TASK REQUIREMENTS :: Filter the entries, keeping every line with the string "¹σ₂σ₁".

SUPPLIED MATERIAL ::

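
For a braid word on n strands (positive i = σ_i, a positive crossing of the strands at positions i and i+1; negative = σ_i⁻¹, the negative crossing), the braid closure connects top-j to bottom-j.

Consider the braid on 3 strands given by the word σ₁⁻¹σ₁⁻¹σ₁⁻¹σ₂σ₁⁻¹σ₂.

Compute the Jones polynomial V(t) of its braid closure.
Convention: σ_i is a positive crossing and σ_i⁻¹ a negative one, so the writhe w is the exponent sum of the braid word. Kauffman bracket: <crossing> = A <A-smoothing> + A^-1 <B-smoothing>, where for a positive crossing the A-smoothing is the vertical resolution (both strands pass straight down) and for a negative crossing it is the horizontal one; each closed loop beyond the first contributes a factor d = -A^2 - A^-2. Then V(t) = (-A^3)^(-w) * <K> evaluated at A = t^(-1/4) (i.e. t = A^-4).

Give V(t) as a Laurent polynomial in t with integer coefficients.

t - 1 + 2*t^-1 - 2*t^-2 + 2*t^-3 - 2*t^-4 + t^-5

Derivation:
Braid: s1^-1 s1^-1 s1^-1 s2 s1^-1 s2 on 3 strands, 6 crossings.
Writhe w = (#positive) - (#negative) = 2 - 4 = -2.
Computing the Kauffman bracket via state sum. There are 2^6 = 64 states.
For each crossing: s=0 is the vertical smoothing, s=1 horizontal. Crossing k contributes A^(sign_k * (1 - 2*s_k)); loop factor d = -A^2 - A^-2.
Tabulate the states by total A-exponent and number of loops L (A-exp: L × count):
  A^6: L=5 ×1
  A^4: L=4 ×6
  A^2: L=3 ×15
  A^0: L=2 ×19, L=4 ×1
  A^-2: L=1 ×11, L=3 ×4
  A^-4: L=2 ×6
  A^-6: L=3 ×1
Each group contributes A^e * Σ count * d^(L-1):
Powers of d = -A^2 - A^-2: d^2 = A^4 + 2 + A^-4; d^3 = -A^6 - 3*A^2 - 3*A^-2 - A^-6; d^4 = A^8 + 4*A^4 + 6 + 4*A^-4 + A^-8.
  A^6 * (d^4) = A^14 + 4*A^10 + 6*A^6 + 4*A^2 + A^-2
  A^4 * (6*d^3) = -6*A^10 - 18*A^6 - 18*A^2 - 6*A^-2
  A^2 * (15*d^2) = 15*A^6 + 30*A^2 + 15*A^-2
  A^0 * (19*d + d^3) = -A^6 - 22*A^2 - 22*A^-2 - A^-6
  A^-2 * (11 + 4*d^2) = 4*A^2 + 19*A^-2 + 4*A^-6
  A^-4 * (6*d) = -6*A^-2 - 6*A^-6
  A^-6 * (d^2) = A^-2 + 2*A^-6 + A^-10
Summing the groups: <K> = A^14 - 2*A^10 + 2*A^6 - 2*A^2 + 2*A^-2 - A^-6 + A^-10
Normalise by the writhe: (-A^3)^(-w) = (-A^3)^(2) = A^6, so f(A) = A^6 * <K> = A^20 - 2*A^16 + 2*A^12 - 2*A^8 + 2*A^4 - 1 + A^-4.
Substitute A = t^(-1/4), i.e. A^e → t^(-e/4): V(t) = t - 1 + 2*t^-1 - 2*t^-2 + 2*t^-3 - 2*t^-4 + t^-5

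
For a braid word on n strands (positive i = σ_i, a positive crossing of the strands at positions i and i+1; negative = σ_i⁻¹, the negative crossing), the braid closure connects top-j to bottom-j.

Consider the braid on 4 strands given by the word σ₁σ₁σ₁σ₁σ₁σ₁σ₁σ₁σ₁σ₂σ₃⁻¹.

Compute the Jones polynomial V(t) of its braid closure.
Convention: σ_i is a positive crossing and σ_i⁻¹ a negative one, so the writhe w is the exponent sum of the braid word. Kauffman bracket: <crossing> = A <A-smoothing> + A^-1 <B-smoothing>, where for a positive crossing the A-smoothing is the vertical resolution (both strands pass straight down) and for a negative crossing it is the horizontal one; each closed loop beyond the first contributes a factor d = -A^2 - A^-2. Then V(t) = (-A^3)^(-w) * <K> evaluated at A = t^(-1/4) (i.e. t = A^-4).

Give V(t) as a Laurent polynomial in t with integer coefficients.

-t^13 + t^12 - t^11 + t^10 - t^9 + t^8 - t^7 + t^6 + t^4

Derivation:
The presented braid s1 s1 s1 s1 s1 s1 s1 s1 s1 s2 s3^-1 on 4 strands reduces by inverse Markov moves (closure unchanged at each step):
  Destabilize: the word has the form β·s3^-1 where s3^-1 occurs only as the final letter (β ∈ B_3); drop it and the last strand → 3 strands.
  Destabilize: the word has the form β·s2 where s2 occurs only as the final letter (β ∈ B_2); drop it and the last strand → 2 strands.
Reduced to β = s1 s1 s1 s1 s1 s1 s1 s1 s1 on 2 strands, 9 crossings.
Compute on β:
Braid: s1 s1 s1 s1 s1 s1 s1 s1 s1 on 2 strands, 9 crossings.
Writhe w = (#positive) - (#negative) = 9 - 0 = 9.
Enumerate smoothing states for the bracket polynomial. There are 2^9 = 512 states.
For each crossing: s=0 is the vertical smoothing, s=1 horizontal. Crossing k contributes A^(sign_k * (1 - 2*s_k)); loop factor d = -A^2 - A^-2.
Tabulate the states by total A-exponent and number of loops L (A-exp: L × count):
  A^9: L=2 ×1
  A^7: L=1 ×9
  A^5: L=2 ×36
  A^3: L=3 ×84
  A^1: L=4 ×126
  A^-1: L=5 ×126
  A^-3: L=6 ×84
  A^-5: L=7 ×36
  A^-7: L=8 ×9
  A^-9: L=9 ×1
Each group contributes A^e * Σ count * d^(L-1):
Powers of d = -A^2 - A^-2: d^2 = A^4 + 2 + A^-4; d^3 = -A^6 - 3*A^2 - 3*A^-2 - A^-6; d^4 = A^8 + 4*A^4 + 6 + 4*A^-4 + A^-8; d^5 = -A^10 - 5*A^6 - 10*A^2 - 10*A^-2 - 5*A^-6 - A^-10; d^6 = A^12 + 6*A^8 + 15*A^4 + 20 + 15*A^-4 + 6*A^-8 + A^-12; d^7 = -A^14 - 7*A^10 - 21*A^6 - 35*A^2 - 35*A^-2 - 21*A^-6 - 7*A^-10 - A^-14; d^8 = A^16 + 8*A^12 + 28*A^8 + 56*A^4 + 70 + 56*A^-4 + 28*A^-8 + 8*A^-12 + A^-16.
  A^9 * (d) = -A^11 - A^7
  A^7 * (9) = 9*A^7
  A^5 * (36*d) = -36*A^7 - 36*A^3
  A^3 * (84*d^2) = 84*A^7 + 168*A^3 + 84*A^-1
  A^1 * (126*d^3) = -126*A^7 - 378*A^3 - 378*A^-1 - 126*A^-5
  A^-1 * (126*d^4) = 126*A^7 + 504*A^3 + 756*A^-1 + 504*A^-5 + 126*A^-9
  A^-3 * (84*d^5) = -84*A^7 - 420*A^3 - 840*A^-1 - 840*A^-5 - 420*A^-9 - 84*A^-13
  A^-5 * (36*d^6) = 36*A^7 + 216*A^3 + 540*A^-1 + 720*A^-5 + 540*A^-9 + 216*A^-13 + 36*A^-17
  A^-7 * (9*d^7) = -9*A^7 - 63*A^3 - 189*A^-1 - 315*A^-5 - 315*A^-9 - 189*A^-13 - 63*A^-17 - 9*A^-21
  A^-9 * (d^8) = A^7 + 8*A^3 + 28*A^-1 + 56*A^-5 + 70*A^-9 + 56*A^-13 + 28*A^-17 + 8*A^-21 + A^-25
Summing the groups: <K> = -A^11 - A^3 + A^-1 - A^-5 + A^-9 - A^-13 + A^-17 - A^-21 + A^-25
Normalise by the writhe: (-A^3)^(-w) = (-A^3)^(-9) = -A^-27, so f(A) = -A^-27 * <K> = A^-16 + A^-24 - A^-28 + A^-32 - A^-36 + A^-40 - A^-44 + A^-48 - A^-52.
Substitute A = t^(-1/4), i.e. A^e → t^(-e/4): V(t) = -t^13 + t^12 - t^11 + t^10 - t^9 + t^8 - t^7 + t^6 + t^4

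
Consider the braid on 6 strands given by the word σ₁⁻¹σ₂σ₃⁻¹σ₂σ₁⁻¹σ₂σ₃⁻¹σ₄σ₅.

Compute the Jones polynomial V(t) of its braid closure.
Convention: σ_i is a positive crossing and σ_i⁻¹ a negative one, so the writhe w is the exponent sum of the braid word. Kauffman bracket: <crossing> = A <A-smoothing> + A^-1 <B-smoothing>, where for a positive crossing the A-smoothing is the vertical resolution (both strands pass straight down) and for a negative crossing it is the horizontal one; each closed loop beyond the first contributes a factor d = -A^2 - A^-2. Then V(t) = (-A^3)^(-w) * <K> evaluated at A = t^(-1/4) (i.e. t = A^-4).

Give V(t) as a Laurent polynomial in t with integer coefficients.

The presented braid s1^-1 s2 s3^-1 s2 s1^-1 s2 s3^-1 s4 s5 on 6 strands reduces by inverse Markov moves (closure unchanged at each step):
  Destabilize: the word has the form β·s5 where s5 occurs only as the final letter (β ∈ B_5); drop it and the last strand → 5 strands.
  Destabilize: the word has the form β·s4 where s4 occurs only as the final letter (β ∈ B_4); drop it and the last strand → 4 strands.
Reduced to β = s1^-1 s2 s3^-1 s2 s1^-1 s2 s3^-1 on 4 strands, 7 crossings.
Compute on β:
Braid: s1^-1 s2 s3^-1 s2 s1^-1 s2 s3^-1 on 4 strands, 7 crossings.
Writhe w = (#positive) - (#negative) = 3 - 4 = -1.
Enumerate smoothing states for the bracket polynomial. There are 2^7 = 128 states.
Each crossing splits two ways (0=vertical, 1=horizontal). The state's weight is A^(#A-smoothings - #B-smoothings) * d^(loops - 1).
Tabulate the states by total A-exponent and number of loops L (A-exp: L × count):
  A^7: L=4 ×1
  A^5: L=3 ×7
  A^3: L=2 ×19, L=4 ×2
  A^1: L=1 ×21, L=3 ×14
  A^-1: L=2 ×32, L=4 ×3
  A^-3: L=3 ×21
  A^-5: L=4 ×7
  A^-7: L=5 ×1
Each group contributes A^e * Σ count * d^(L-1):
Powers of d = -A^2 - A^-2: d^2 = A^4 + 2 + A^-4; d^3 = -A^6 - 3*A^2 - 3*A^-2 - A^-6; d^4 = A^8 + 4*A^4 + 6 + 4*A^-4 + A^-8.
  A^7 * (d^3) = -A^13 - 3*A^9 - 3*A^5 - A
  A^5 * (7*d^2) = 7*A^9 + 14*A^5 + 7*A
  A^3 * (19*d + 2*d^3) = -2*A^9 - 25*A^5 - 25*A - 2*A^-3
  A^1 * (21 + 14*d^2) = 14*A^5 + 49*A + 14*A^-3
  A^-1 * (32*d + 3*d^3) = -3*A^5 - 41*A - 41*A^-3 - 3*A^-7
  A^-3 * (21*d^2) = 21*A + 42*A^-3 + 21*A^-7
  A^-5 * (7*d^3) = -7*A - 21*A^-3 - 21*A^-7 - 7*A^-11
  A^-7 * (d^4) = A + 4*A^-3 + 6*A^-7 + 4*A^-11 + A^-15
Summing the groups: <K> = -A^13 + 2*A^9 - 3*A^5 + 4*A - 4*A^-3 + 3*A^-7 - 3*A^-11 + A^-15
Normalise by the writhe: (-A^3)^(-w) = (-A^3)^(1) = -A^3, so f(A) = -A^3 * <K> = A^16 - 2*A^12 + 3*A^8 - 4*A^4 + 4 - 3*A^-4 + 3*A^-8 - A^-12.
Substitute A = t^(-1/4), i.e. A^e → t^(-e/4): V(t) = -t^3 + 3*t^2 - 3*t + 4 - 4*t^-1 + 3*t^-2 - 2*t^-3 + t^-4

Answer: -t^3 + 3*t^2 - 3*t + 4 - 4*t^-1 + 3*t^-2 - 2*t^-3 + t^-4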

TASK ANSWER ::
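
Consider the braid on 3 strands given by the word σ₁⁻¹σ₁⁻¹σ₁⁻¹σ₂σ₁⁻¹σ₂.
Consider the braid on 6 strands given by the word σ₁⁻¹σ₂σ₃⁻¹σ₂σ₁⁻¹σ₂σ₃⁻¹σ₄σ₅.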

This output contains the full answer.